Start of Block

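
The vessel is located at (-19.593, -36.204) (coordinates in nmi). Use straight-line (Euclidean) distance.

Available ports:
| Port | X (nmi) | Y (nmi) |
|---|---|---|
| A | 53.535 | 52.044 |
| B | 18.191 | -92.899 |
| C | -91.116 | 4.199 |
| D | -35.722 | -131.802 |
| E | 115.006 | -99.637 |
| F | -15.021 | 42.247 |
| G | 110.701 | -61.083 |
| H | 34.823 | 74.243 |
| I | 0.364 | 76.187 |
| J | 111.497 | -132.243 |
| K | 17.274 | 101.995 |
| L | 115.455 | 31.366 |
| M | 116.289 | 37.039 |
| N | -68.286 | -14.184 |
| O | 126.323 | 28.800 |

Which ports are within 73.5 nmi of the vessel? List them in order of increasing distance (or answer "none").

N, B

Distances from (-19.593, -36.204):
A: √((73.128)² + (88.248)²) = √(5347.70438 + 7787.70950) = 114.610 nmi
B: √((37.784)² + (-56.695)²) = √(1427.63066 + 3214.32303) = 68.132 nmi
C: √((-71.523)² + (40.403)²) = √(5115.53953 + 1632.40241) = 82.146 nmi
D: √((-16.129)² + (-95.598)²) = √(260.14464 + 9138.97760) = 96.949 nmi
E: √((134.599)² + (-63.433)²) = √(18116.89080 + 4023.74549) = 148.797 nmi
F: √((4.572)² + (78.451)²) = √(20.90318 + 6154.55940) = 78.584 nmi
G: √((130.294)² + (-24.879)²) = √(16976.52644 + 618.96464) = 132.648 nmi
H: √((54.416)² + (110.447)²) = √(2961.10106 + 12198.53981) = 123.124 nmi
I: √((19.957)² + (112.391)²) = √(398.28185 + 12631.73688) = 114.149 nmi
J: √((131.090)² + (-96.039)²) = √(17184.58810 + 9223.48952) = 162.506 nmi
K: √((36.867)² + (138.199)²) = √(1359.17569 + 19098.96360) = 143.032 nmi
L: √((135.048)² + (67.570)²) = √(18237.96230 + 4565.70490) = 151.009 nmi
M: √((135.882)² + (73.243)²) = √(18463.91792 + 5364.53705) = 154.365 nmi
N: √((-48.693)² + (22.020)²) = √(2371.00825 + 484.88040) = 53.441 nmi
O: √((145.916)² + (65.004)²) = √(21291.47906 + 4225.52002) = 159.740 nmi
Threshold 73.5 nmi: N (53.441 nmi), B (68.132 nmi) are within range.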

End of Block

Work required: Using the data above, extract exactly the lines from the one that holds "115.455 | 31.366 |" to the one that holds "126.323 | 28.800 |", both ends included, and no others.

Expected output:
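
| L | 115.455 | 31.366 |
| M | 116.289 | 37.039 |
| N | -68.286 | -14.184 |
| O | 126.323 | 28.800 |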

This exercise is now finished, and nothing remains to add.